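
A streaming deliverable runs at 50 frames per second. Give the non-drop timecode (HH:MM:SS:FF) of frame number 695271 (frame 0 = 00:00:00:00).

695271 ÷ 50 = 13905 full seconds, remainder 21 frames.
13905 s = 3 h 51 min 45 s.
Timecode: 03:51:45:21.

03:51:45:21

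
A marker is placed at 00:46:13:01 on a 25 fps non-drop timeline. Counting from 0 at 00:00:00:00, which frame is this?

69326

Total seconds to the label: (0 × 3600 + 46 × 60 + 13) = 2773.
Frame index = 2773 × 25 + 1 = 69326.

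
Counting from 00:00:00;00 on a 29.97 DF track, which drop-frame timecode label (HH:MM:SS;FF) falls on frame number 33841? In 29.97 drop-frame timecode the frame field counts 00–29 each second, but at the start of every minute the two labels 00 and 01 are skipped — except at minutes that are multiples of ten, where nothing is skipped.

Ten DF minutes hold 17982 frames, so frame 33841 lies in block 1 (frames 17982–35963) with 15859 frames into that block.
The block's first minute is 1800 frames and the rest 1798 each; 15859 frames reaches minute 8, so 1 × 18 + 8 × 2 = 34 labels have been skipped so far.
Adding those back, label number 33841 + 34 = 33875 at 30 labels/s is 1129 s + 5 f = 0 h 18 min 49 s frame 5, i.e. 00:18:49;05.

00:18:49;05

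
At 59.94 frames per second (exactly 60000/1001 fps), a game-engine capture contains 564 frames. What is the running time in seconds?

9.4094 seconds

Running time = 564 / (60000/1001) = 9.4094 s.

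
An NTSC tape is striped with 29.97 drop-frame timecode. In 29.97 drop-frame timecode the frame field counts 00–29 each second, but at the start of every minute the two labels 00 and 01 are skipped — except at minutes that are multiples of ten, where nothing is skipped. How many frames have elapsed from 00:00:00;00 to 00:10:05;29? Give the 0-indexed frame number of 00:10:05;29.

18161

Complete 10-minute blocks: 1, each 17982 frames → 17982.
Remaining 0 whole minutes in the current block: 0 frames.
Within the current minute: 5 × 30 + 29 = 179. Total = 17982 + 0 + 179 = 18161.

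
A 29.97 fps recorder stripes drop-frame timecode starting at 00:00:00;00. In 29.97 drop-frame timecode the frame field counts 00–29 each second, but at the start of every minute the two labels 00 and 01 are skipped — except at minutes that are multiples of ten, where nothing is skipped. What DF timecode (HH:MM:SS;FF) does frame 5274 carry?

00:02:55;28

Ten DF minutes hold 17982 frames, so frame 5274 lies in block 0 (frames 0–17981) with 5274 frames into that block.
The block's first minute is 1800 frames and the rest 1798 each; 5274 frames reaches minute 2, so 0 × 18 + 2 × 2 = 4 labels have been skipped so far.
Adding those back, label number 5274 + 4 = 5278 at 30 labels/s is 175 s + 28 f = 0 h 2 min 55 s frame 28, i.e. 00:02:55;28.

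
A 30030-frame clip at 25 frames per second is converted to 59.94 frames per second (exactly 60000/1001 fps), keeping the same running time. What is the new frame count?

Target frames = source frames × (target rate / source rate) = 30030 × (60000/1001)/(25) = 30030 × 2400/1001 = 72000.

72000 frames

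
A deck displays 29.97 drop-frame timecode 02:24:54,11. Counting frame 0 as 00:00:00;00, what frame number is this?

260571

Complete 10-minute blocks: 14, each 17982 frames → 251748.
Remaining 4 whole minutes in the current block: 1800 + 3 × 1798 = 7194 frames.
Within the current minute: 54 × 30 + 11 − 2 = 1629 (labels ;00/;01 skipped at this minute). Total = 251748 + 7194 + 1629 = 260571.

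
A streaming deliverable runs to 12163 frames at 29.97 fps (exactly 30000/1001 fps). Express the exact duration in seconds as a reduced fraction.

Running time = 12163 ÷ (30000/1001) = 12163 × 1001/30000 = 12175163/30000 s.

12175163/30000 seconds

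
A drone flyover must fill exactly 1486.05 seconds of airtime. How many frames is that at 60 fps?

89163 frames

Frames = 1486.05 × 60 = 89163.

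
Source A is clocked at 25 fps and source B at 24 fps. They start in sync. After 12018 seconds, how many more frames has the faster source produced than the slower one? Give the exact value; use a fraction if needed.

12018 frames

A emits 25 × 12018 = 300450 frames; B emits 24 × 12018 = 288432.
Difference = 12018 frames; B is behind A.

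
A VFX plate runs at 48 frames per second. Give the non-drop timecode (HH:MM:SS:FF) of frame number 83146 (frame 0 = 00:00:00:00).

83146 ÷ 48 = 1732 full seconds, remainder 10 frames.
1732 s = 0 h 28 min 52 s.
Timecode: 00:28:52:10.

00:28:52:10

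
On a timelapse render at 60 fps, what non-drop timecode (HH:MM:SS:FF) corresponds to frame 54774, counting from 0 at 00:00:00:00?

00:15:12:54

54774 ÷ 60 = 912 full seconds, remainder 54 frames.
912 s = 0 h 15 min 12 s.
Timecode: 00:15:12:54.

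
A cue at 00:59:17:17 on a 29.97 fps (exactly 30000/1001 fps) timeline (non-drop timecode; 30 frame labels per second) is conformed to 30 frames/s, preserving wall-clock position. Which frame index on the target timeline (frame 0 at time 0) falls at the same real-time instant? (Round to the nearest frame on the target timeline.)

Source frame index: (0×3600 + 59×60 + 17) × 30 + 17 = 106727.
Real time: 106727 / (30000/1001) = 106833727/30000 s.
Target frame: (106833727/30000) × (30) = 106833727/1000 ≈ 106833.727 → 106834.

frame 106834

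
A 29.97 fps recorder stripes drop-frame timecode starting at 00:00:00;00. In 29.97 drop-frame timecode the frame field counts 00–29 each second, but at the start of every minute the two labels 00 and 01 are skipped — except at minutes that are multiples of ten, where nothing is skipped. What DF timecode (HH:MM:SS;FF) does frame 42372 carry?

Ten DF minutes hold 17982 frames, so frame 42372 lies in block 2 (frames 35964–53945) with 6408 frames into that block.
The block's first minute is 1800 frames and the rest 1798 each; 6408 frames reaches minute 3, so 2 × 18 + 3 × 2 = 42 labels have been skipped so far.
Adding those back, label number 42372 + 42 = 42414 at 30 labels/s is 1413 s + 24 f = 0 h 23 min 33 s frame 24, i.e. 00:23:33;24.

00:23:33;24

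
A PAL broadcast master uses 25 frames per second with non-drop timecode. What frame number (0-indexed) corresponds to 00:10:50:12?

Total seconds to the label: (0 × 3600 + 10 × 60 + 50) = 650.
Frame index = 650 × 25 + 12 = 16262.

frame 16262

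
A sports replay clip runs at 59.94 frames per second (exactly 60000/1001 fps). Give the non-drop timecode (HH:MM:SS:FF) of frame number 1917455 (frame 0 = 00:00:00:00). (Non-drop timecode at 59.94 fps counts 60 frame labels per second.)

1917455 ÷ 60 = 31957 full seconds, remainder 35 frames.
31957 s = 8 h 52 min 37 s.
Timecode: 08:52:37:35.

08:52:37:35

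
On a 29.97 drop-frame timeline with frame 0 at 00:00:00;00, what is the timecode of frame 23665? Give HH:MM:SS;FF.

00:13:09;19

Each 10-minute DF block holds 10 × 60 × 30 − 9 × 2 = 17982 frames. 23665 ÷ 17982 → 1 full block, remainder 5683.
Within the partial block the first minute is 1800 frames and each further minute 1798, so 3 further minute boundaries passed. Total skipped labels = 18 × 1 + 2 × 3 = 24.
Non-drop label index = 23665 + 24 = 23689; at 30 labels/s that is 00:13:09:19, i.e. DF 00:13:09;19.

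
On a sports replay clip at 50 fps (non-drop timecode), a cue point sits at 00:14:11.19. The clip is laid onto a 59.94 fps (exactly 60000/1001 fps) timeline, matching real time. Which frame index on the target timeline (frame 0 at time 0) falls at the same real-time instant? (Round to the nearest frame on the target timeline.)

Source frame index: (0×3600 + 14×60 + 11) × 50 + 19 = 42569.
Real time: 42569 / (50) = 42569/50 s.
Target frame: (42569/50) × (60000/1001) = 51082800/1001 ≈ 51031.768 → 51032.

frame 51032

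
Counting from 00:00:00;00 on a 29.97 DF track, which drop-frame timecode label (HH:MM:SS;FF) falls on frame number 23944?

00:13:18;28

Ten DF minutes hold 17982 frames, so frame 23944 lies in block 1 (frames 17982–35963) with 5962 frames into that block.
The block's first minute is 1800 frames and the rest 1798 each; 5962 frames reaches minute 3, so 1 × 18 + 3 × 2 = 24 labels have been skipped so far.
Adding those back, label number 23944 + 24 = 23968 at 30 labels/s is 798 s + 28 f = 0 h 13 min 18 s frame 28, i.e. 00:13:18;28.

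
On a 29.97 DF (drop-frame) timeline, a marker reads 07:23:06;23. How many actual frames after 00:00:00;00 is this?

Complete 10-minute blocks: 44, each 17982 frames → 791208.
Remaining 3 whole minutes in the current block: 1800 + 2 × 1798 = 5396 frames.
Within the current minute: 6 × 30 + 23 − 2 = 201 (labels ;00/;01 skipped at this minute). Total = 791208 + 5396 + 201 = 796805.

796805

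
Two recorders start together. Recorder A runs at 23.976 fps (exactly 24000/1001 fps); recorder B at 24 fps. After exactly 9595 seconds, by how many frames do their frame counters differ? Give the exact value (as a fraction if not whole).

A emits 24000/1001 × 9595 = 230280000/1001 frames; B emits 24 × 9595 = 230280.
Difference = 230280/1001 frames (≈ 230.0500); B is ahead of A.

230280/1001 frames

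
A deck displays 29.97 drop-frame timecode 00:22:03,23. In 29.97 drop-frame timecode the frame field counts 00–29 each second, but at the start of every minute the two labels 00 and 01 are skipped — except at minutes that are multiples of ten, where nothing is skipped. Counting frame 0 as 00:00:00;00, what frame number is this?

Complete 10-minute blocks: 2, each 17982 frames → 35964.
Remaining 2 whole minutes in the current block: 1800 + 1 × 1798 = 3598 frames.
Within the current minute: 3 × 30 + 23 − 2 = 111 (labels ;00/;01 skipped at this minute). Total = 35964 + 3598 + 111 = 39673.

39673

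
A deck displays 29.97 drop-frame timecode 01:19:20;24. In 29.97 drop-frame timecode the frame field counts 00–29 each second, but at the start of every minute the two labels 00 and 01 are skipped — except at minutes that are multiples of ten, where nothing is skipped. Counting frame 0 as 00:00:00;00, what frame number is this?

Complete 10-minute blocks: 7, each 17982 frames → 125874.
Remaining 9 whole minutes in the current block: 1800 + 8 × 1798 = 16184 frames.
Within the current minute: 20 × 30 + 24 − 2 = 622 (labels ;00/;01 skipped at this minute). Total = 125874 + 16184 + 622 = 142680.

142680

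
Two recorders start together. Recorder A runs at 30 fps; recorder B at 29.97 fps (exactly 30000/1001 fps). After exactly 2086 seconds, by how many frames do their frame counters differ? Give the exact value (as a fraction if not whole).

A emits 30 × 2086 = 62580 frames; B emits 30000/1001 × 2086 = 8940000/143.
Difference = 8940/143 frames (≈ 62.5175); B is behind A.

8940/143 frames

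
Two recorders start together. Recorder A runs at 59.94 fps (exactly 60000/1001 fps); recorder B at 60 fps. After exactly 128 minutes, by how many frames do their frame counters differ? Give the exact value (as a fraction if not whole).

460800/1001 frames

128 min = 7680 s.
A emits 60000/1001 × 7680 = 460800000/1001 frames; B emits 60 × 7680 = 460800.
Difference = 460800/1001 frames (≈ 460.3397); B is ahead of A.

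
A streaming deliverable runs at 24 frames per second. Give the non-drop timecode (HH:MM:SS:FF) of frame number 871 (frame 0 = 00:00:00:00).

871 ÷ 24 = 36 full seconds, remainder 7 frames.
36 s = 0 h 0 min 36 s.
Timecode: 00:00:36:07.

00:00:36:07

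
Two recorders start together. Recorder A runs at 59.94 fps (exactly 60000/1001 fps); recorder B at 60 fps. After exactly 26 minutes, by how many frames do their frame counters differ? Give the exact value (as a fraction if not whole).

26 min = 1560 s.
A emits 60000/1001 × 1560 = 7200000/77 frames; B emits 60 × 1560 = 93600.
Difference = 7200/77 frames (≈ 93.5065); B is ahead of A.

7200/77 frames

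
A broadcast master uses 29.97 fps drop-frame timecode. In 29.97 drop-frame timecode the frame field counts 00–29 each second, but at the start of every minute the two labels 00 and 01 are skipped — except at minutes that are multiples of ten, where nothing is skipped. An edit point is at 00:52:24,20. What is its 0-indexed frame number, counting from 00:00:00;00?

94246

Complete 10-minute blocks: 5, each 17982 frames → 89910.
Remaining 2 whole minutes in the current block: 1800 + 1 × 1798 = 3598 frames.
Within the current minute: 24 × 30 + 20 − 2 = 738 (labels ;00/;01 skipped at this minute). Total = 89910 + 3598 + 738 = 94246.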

• • • •

Only the line containing "A broadcast master" and the lines after it, through the end of the data, should be copied, exactly as they are.

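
A broadcast master uses 29.97 fps drop-frame timecode. In 29.97 drop-frame timecode the frame field counts 00–29 each second, but at the start of every minute the two labels 00 and 01 are skipped — except at minutes that are multiples of ten, where nothing is skipped. An edit point is at 00:52:24,20. What is its 0-indexed frame number, counting from 00:00:00;00?

94246

Complete 10-minute blocks: 5, each 17982 frames → 89910.
Remaining 2 whole minutes in the current block: 1800 + 1 × 1798 = 3598 frames.
Within the current minute: 24 × 30 + 20 − 2 = 738 (labels ;00/;01 skipped at this minute). Total = 89910 + 3598 + 738 = 94246.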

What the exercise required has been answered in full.